▶ _Exercise prompt_
Transcribe the closing lines of the listing exactly, starting at the one that contains "What is the" and including the last.

*** Input material ***

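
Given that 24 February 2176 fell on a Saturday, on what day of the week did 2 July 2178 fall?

Thursday

Day-of-year of February 24, 2176: 55.
Day-of-year of July 2, 2178: 183.
2176 has 366 days, so 366 − 55 = 311 days remain in 2176.
Full years: 2177: 365. Sum = 365.
Total: 311 + 365 + 183 = 859 days.
859 mod 7 = 5, so 5 days after Saturday is Thursday.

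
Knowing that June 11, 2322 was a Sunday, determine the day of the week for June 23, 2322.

Within June 2322: 23 − 11 = 12 days.
12 mod 7 = 5, so 5 days after Sunday is Friday.

Friday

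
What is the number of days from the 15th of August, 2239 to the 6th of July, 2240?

August 2239: 31 − 15 = 16 days remain.
Then 10 full months totalling 304 days.
July 1–6, 2240: 6 days.
Total: 16 + 304 + 6 = 326 days.

326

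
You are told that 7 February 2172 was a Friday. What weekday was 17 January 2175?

Tuesday

February 7, 2172 → February 7, 2173: 366 days (2172 is a leap year).
February 7, 2173 → February 7, 2174: 365 days.
February 2174: 28 − 7 = 21 days remain (2174 is not a leap year, so February has 28 days).
Then 10 full months totalling 306 days.
January 1–17, 2175: 17 days.
Residual: 344 days.
Total: 1075 days.
1075 mod 7 = 4, so 4 days after Friday is Tuesday.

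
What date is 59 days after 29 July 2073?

26 September 2073

Count 59 days after July 29, 2073:
July 2073: 31 − 29 = 2 days remain.
Then August (31): 31 days.
September 1–26, 2073: 26 days.
Total: 2 + 31 + 26 = 59 days.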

*** End of Input material ***

▶ _Result_
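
What is the number of days from the 15th of August, 2239 to the 6th of July, 2240?

August 2239: 31 − 15 = 16 days remain.
Then 10 full months totalling 304 days.
July 1–6, 2240: 6 days.
Total: 16 + 304 + 6 = 326 days.

326

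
You are told that 7 February 2172 was a Friday. What weekday was 17 January 2175?

Tuesday

February 7, 2172 → February 7, 2173: 366 days (2172 is a leap year).
February 7, 2173 → February 7, 2174: 365 days.
February 2174: 28 − 7 = 21 days remain (2174 is not a leap year, so February has 28 days).
Then 10 full months totalling 306 days.
January 1–17, 2175: 17 days.
Residual: 344 days.
Total: 1075 days.
1075 mod 7 = 4, so 4 days after Friday is Tuesday.

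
What date is 59 days after 29 July 2073?

26 September 2073

Count 59 days after July 29, 2073:
July 2073: 31 − 29 = 2 days remain.
Then August (31): 31 days.
September 1–26, 2073: 26 days.
Total: 2 + 31 + 26 = 59 days.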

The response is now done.